§ **EXERCISE BRIEF**
Exact duplicates of all the records are needed.

§ **THE RECORDS**
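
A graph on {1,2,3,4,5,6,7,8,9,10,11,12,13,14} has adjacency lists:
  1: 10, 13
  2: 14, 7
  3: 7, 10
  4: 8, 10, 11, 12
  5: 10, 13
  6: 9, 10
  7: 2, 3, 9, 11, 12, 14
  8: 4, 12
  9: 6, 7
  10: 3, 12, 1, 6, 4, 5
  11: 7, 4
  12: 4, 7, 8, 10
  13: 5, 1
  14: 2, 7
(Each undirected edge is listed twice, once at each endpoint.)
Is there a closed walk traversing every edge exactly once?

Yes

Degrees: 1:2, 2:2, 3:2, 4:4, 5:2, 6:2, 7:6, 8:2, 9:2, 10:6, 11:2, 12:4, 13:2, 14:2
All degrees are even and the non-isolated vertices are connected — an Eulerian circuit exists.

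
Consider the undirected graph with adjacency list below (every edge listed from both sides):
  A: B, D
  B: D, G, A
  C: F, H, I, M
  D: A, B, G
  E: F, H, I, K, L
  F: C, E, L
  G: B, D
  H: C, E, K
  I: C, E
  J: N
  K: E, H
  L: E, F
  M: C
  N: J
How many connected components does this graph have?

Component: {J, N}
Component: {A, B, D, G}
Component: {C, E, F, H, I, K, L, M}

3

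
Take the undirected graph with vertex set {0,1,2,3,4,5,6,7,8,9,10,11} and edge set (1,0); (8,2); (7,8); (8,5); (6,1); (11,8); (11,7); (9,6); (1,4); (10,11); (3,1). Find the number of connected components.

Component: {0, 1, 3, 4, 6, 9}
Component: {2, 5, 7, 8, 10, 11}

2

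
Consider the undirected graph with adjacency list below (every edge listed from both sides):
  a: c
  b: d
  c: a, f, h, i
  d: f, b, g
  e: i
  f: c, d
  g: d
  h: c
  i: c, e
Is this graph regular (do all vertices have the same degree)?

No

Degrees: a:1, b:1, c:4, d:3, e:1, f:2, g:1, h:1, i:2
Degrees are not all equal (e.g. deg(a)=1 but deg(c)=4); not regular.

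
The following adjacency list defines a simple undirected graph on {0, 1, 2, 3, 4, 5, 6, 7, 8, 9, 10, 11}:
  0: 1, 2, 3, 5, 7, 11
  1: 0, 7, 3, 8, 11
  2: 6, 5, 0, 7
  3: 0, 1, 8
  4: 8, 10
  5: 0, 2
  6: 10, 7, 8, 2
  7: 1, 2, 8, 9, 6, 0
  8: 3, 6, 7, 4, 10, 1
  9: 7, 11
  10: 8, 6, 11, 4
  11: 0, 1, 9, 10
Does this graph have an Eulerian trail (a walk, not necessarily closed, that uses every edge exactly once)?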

§ **SOLUTION BELOW**
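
A graph on {1,2,3,4,5,6,7,8,9,10,11,12,13,14} has adjacency lists:
  1: 10, 13
  2: 14, 7
  3: 7, 10
  4: 8, 10, 11, 12
  5: 10, 13
  6: 9, 10
  7: 2, 3, 9, 11, 12, 14
  8: 4, 12
  9: 6, 7
  10: 3, 12, 1, 6, 4, 5
  11: 7, 4
  12: 4, 7, 8, 10
  13: 5, 1
  14: 2, 7
(Each undirected edge is listed twice, once at each endpoint.)
Is there a closed walk traversing every edge exactly once?

Yes

Degrees: 1:2, 2:2, 3:2, 4:4, 5:2, 6:2, 7:6, 8:2, 9:2, 10:6, 11:2, 12:4, 13:2, 14:2
All degrees are even and the non-isolated vertices are connected — an Eulerian circuit exists.

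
Consider the undirected graph with adjacency list below (every edge listed from both sides):
  A: B, D
  B: D, G, A
  C: F, H, I, M
  D: A, B, G
  E: F, H, I, K, L
  F: C, E, L
  G: B, D
  H: C, E, K
  I: C, E
  J: N
  K: E, H
  L: E, F
  M: C
  N: J
How many connected components does this graph have?

Component: {J, N}
Component: {A, B, D, G}
Component: {C, E, F, H, I, K, L, M}

3

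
Take the undirected graph with vertex set {0,1,2,3,4,5,6,7,8,9,10,11} and edge set (1,0); (8,2); (7,8); (8,5); (6,1); (11,8); (11,7); (9,6); (1,4); (10,11); (3,1). Find the number of connected components.

Component: {0, 1, 3, 4, 6, 9}
Component: {2, 5, 7, 8, 10, 11}

2

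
Consider the undirected graph with adjacency list below (every edge listed from both sides):
  a: c
  b: d
  c: a, f, h, i
  d: f, b, g
  e: i
  f: c, d
  g: d
  h: c
  i: c, e
Is this graph regular (do all vertices have the same degree)?

No

Degrees: a:1, b:1, c:4, d:3, e:1, f:2, g:1, h:1, i:2
Degrees are not all equal (e.g. deg(a)=1 but deg(c)=4); not regular.

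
The following adjacency list defines a simple undirected graph on {0, 1, 2, 3, 4, 5, 6, 7, 8, 9, 10, 11}:
  0: 1, 2, 3, 5, 7, 11
  1: 0, 7, 3, 8, 11
  2: 6, 5, 0, 7
  3: 0, 1, 8
  4: 8, 10
  5: 0, 2
  6: 10, 7, 8, 2
  7: 1, 2, 8, 9, 6, 0
  8: 3, 6, 7, 4, 10, 1
  9: 7, 11
  10: 8, 6, 11, 4
  11: 0, 1, 9, 10
Does this graph have an Eulerian trail (a walk, not necessarily closed, that uses every edge exactly once)?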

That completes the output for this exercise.